Print each entry below precisely as shown.

▶ _The input_:
☆ ☆ ☆ ☆ ☆

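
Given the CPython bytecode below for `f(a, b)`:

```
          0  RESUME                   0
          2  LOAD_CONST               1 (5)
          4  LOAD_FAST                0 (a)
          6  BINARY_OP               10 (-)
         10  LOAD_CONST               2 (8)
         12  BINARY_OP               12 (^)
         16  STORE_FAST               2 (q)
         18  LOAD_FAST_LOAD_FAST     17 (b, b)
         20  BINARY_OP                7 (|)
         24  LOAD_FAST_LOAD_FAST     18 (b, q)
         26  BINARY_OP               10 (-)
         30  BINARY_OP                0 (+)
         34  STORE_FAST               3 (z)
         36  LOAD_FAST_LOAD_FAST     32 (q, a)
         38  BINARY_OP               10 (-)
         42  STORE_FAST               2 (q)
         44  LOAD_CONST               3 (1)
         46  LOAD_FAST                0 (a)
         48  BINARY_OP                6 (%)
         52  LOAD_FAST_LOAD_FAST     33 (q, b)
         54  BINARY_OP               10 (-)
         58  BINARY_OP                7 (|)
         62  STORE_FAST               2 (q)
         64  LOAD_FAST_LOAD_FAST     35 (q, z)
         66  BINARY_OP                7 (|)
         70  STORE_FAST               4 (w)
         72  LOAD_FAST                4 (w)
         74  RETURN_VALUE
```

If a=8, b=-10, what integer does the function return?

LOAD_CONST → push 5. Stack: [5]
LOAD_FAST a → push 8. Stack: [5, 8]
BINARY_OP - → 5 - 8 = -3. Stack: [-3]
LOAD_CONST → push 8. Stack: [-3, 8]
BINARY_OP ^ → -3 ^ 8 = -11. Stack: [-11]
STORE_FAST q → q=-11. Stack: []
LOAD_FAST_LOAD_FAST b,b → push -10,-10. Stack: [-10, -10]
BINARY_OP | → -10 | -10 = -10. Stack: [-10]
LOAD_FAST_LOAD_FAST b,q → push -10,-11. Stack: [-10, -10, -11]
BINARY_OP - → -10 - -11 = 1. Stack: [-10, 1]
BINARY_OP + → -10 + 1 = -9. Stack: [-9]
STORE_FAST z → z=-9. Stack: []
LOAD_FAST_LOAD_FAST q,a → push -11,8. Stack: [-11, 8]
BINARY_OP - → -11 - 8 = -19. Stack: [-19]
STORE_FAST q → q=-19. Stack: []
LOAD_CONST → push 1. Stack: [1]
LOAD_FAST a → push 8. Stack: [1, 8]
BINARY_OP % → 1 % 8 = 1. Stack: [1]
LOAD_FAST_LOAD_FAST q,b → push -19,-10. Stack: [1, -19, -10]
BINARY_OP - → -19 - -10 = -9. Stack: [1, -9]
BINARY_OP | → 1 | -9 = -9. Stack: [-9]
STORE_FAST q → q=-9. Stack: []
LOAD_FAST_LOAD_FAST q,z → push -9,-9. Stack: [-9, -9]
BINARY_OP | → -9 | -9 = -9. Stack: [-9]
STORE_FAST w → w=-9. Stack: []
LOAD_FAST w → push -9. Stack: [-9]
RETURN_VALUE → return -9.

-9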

☆ ☆ ☆ ☆ ☆

▶ _Output below_:
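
Given the CPython bytecode below for `f(a, b)`:

```
          0  RESUME                   0
          2  LOAD_CONST               1 (5)
          4  LOAD_FAST                0 (a)
          6  BINARY_OP               10 (-)
         10  LOAD_CONST               2 (8)
         12  BINARY_OP               12 (^)
         16  STORE_FAST               2 (q)
         18  LOAD_FAST_LOAD_FAST     17 (b, b)
         20  BINARY_OP                7 (|)
         24  LOAD_FAST_LOAD_FAST     18 (b, q)
         26  BINARY_OP               10 (-)
         30  BINARY_OP                0 (+)
         34  STORE_FAST               3 (z)
         36  LOAD_FAST_LOAD_FAST     32 (q, a)
         38  BINARY_OP               10 (-)
         42  STORE_FAST               2 (q)
         44  LOAD_CONST               3 (1)
         46  LOAD_FAST                0 (a)
         48  BINARY_OP                6 (%)
         52  LOAD_FAST_LOAD_FAST     33 (q, b)
         54  BINARY_OP               10 (-)
         58  BINARY_OP                7 (|)
         62  STORE_FAST               2 (q)
         64  LOAD_FAST_LOAD_FAST     35 (q, z)
         66  BINARY_OP                7 (|)
         70  STORE_FAST               4 (w)
         72  LOAD_FAST                4 (w)
         74  RETURN_VALUE
```

If a=8, b=-10, what integer does the function return?

LOAD_CONST → push 5. Stack: [5]
LOAD_FAST a → push 8. Stack: [5, 8]
BINARY_OP - → 5 - 8 = -3. Stack: [-3]
LOAD_CONST → push 8. Stack: [-3, 8]
BINARY_OP ^ → -3 ^ 8 = -11. Stack: [-11]
STORE_FAST q → q=-11. Stack: []
LOAD_FAST_LOAD_FAST b,b → push -10,-10. Stack: [-10, -10]
BINARY_OP | → -10 | -10 = -10. Stack: [-10]
LOAD_FAST_LOAD_FAST b,q → push -10,-11. Stack: [-10, -10, -11]
BINARY_OP - → -10 - -11 = 1. Stack: [-10, 1]
BINARY_OP + → -10 + 1 = -9. Stack: [-9]
STORE_FAST z → z=-9. Stack: []
LOAD_FAST_LOAD_FAST q,a → push -11,8. Stack: [-11, 8]
BINARY_OP - → -11 - 8 = -19. Stack: [-19]
STORE_FAST q → q=-19. Stack: []
LOAD_CONST → push 1. Stack: [1]
LOAD_FAST a → push 8. Stack: [1, 8]
BINARY_OP % → 1 % 8 = 1. Stack: [1]
LOAD_FAST_LOAD_FAST q,b → push -19,-10. Stack: [1, -19, -10]
BINARY_OP - → -19 - -10 = -9. Stack: [1, -9]
BINARY_OP | → 1 | -9 = -9. Stack: [-9]
STORE_FAST q → q=-9. Stack: []
LOAD_FAST_LOAD_FAST q,z → push -9,-9. Stack: [-9, -9]
BINARY_OP | → -9 | -9 = -9. Stack: [-9]
STORE_FAST w → w=-9. Stack: []
LOAD_FAST w → push -9. Stack: [-9]
RETURN_VALUE → return -9.

-9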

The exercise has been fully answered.